◆ **Work item**
Copy out the entries exactly, from the first line to the last.

◆ ◆ ◆ ◆ ◆

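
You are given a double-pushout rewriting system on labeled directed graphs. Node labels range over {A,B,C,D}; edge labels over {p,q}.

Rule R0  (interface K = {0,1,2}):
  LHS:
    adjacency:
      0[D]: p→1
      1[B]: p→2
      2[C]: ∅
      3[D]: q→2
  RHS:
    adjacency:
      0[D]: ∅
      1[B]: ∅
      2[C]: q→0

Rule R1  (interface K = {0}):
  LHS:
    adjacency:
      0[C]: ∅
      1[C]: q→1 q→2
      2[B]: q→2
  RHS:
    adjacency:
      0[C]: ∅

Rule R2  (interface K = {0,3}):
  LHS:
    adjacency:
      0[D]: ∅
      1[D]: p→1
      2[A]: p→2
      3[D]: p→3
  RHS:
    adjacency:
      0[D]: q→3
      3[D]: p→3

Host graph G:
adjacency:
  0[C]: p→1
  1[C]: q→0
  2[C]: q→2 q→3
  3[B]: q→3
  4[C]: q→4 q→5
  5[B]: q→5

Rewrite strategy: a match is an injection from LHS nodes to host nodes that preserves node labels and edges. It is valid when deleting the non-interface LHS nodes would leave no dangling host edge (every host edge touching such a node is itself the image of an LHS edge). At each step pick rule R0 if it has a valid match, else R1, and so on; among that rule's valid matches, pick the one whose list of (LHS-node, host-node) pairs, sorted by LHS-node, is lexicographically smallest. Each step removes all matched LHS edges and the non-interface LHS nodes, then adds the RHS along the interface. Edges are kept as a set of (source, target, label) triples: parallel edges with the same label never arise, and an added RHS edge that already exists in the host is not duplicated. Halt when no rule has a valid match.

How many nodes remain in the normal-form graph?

Answer: 2

Rewrite trace:
[0] host  ⇒  6 nodes, 8 edges  {0-p->1 1-q->0 2-q->2 2-q->3 3-q->3 4-q->4 4-q->5 5-q->5}
[1] R1 @ {0↦0, 1↦2, 2↦3}  ⇒  4 nodes, 5 edges  {0-p->1 1-q->0 4-q->4 4-q->5 5-q->5}
[2] R1 @ {0↦0, 1↦4, 2↦5}  ⇒  2 nodes, 2 edges  {0-p->1 1-q->0}
final graph: no rule applies after step 2
NF nodes: {0:C, 1:C}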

◆ ◆ ◆ ◆ ◆

◆ **Exercise output**
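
You are given a double-pushout rewriting system on labeled directed graphs. Node labels range over {A,B,C,D}; edge labels over {p,q}.

Rule R0  (interface K = {0,1,2}):
  LHS:
    adjacency:
      0[D]: p→1
      1[B]: p→2
      2[C]: ∅
      3[D]: q→2
  RHS:
    adjacency:
      0[D]: ∅
      1[B]: ∅
      2[C]: q→0

Rule R1  (interface K = {0}):
  LHS:
    adjacency:
      0[C]: ∅
      1[C]: q→1 q→2
      2[B]: q→2
  RHS:
    adjacency:
      0[C]: ∅

Rule R2  (interface K = {0,3}):
  LHS:
    adjacency:
      0[D]: ∅
      1[D]: p→1
      2[A]: p→2
      3[D]: p→3
  RHS:
    adjacency:
      0[D]: q→3
      3[D]: p→3

Host graph G:
adjacency:
  0[C]: p→1
  1[C]: q→0
  2[C]: q→2 q→3
  3[B]: q→3
  4[C]: q→4 q→5
  5[B]: q→5

Rewrite strategy: a match is an injection from LHS nodes to host nodes that preserves node labels and edges. It is valid when deleting the non-interface LHS nodes would leave no dangling host edge (every host edge touching such a node is itself the image of an LHS edge). At each step pick rule R0 if it has a valid match, else R1, and so on; among that rule's valid matches, pick the one whose list of (LHS-node, host-node) pairs, sorted by LHS-node, is lexicographically smallest. Each step removes all matched LHS edges and the non-interface LHS nodes, then adds the RHS along the interface. Edges are kept as a set of (source, target, label) triples: parallel edges with the same label never arise, and an added RHS edge that already exists in the host is not duplicated. Halt when no rule has a valid match.

How many nodes remain in the normal-form graph?

Answer: 2

Rewrite trace:
[0] host  ⇒  6 nodes, 8 edges  {0-p->1 1-q->0 2-q->2 2-q->3 3-q->3 4-q->4 4-q->5 5-q->5}
[1] R1 @ {0↦0, 1↦2, 2↦3}  ⇒  4 nodes, 5 edges  {0-p->1 1-q->0 4-q->4 4-q->5 5-q->5}
[2] R1 @ {0↦0, 1↦4, 2↦5}  ⇒  2 nodes, 2 edges  {0-p->1 1-q->0}
final graph: no rule applies after step 2
NF nodes: {0:C, 1:C}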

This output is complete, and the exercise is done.